EXERCISE OBJECTIVE: From the first line to the last, print the listing exactly.

MATERIAL PROVIDED:
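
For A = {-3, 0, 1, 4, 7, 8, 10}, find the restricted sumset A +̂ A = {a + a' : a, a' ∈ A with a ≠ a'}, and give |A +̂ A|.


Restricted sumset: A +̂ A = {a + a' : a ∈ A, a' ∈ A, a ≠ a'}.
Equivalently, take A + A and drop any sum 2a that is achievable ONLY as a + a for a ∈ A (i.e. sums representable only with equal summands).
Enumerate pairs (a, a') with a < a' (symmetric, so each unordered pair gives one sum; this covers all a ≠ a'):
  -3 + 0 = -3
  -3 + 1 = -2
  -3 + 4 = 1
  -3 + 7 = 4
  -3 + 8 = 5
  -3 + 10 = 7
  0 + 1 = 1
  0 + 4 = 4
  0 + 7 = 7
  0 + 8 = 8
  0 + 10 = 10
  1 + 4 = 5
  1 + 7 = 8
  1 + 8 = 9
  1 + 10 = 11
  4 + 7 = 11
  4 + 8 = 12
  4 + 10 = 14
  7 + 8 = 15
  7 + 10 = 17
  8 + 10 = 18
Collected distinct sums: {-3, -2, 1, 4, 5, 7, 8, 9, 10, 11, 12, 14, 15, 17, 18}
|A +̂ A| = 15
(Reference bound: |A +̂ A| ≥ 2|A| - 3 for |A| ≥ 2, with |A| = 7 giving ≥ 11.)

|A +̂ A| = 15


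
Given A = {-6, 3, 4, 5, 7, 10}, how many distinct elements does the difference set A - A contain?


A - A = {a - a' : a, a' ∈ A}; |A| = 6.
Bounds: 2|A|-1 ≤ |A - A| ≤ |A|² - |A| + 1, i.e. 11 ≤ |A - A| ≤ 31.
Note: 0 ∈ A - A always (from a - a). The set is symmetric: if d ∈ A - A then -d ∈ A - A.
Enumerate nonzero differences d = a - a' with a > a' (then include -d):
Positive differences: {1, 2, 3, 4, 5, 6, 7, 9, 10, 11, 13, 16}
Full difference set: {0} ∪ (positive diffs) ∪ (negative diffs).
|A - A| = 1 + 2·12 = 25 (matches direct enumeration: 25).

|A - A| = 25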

YOUR SOLUTION:
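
For A = {-3, 0, 1, 4, 7, 8, 10}, find the restricted sumset A +̂ A = {a + a' : a, a' ∈ A with a ≠ a'}, and give |A +̂ A|.


Restricted sumset: A +̂ A = {a + a' : a ∈ A, a' ∈ A, a ≠ a'}.
Equivalently, take A + A and drop any sum 2a that is achievable ONLY as a + a for a ∈ A (i.e. sums representable only with equal summands).
Enumerate pairs (a, a') with a < a' (symmetric, so each unordered pair gives one sum; this covers all a ≠ a'):
  -3 + 0 = -3
  -3 + 1 = -2
  -3 + 4 = 1
  -3 + 7 = 4
  -3 + 8 = 5
  -3 + 10 = 7
  0 + 1 = 1
  0 + 4 = 4
  0 + 7 = 7
  0 + 8 = 8
  0 + 10 = 10
  1 + 4 = 5
  1 + 7 = 8
  1 + 8 = 9
  1 + 10 = 11
  4 + 7 = 11
  4 + 8 = 12
  4 + 10 = 14
  7 + 8 = 15
  7 + 10 = 17
  8 + 10 = 18
Collected distinct sums: {-3, -2, 1, 4, 5, 7, 8, 9, 10, 11, 12, 14, 15, 17, 18}
|A +̂ A| = 15
(Reference bound: |A +̂ A| ≥ 2|A| - 3 for |A| ≥ 2, with |A| = 7 giving ≥ 11.)

|A +̂ A| = 15


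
Given A = {-6, 3, 4, 5, 7, 10}, how many distinct elements does the difference set A - A contain?


A - A = {a - a' : a, a' ∈ A}; |A| = 6.
Bounds: 2|A|-1 ≤ |A - A| ≤ |A|² - |A| + 1, i.e. 11 ≤ |A - A| ≤ 31.
Note: 0 ∈ A - A always (from a - a). The set is symmetric: if d ∈ A - A then -d ∈ A - A.
Enumerate nonzero differences d = a - a' with a > a' (then include -d):
Positive differences: {1, 2, 3, 4, 5, 6, 7, 9, 10, 11, 13, 16}
Full difference set: {0} ∪ (positive diffs) ∪ (negative diffs).
|A - A| = 1 + 2·12 = 25 (matches direct enumeration: 25).

|A - A| = 25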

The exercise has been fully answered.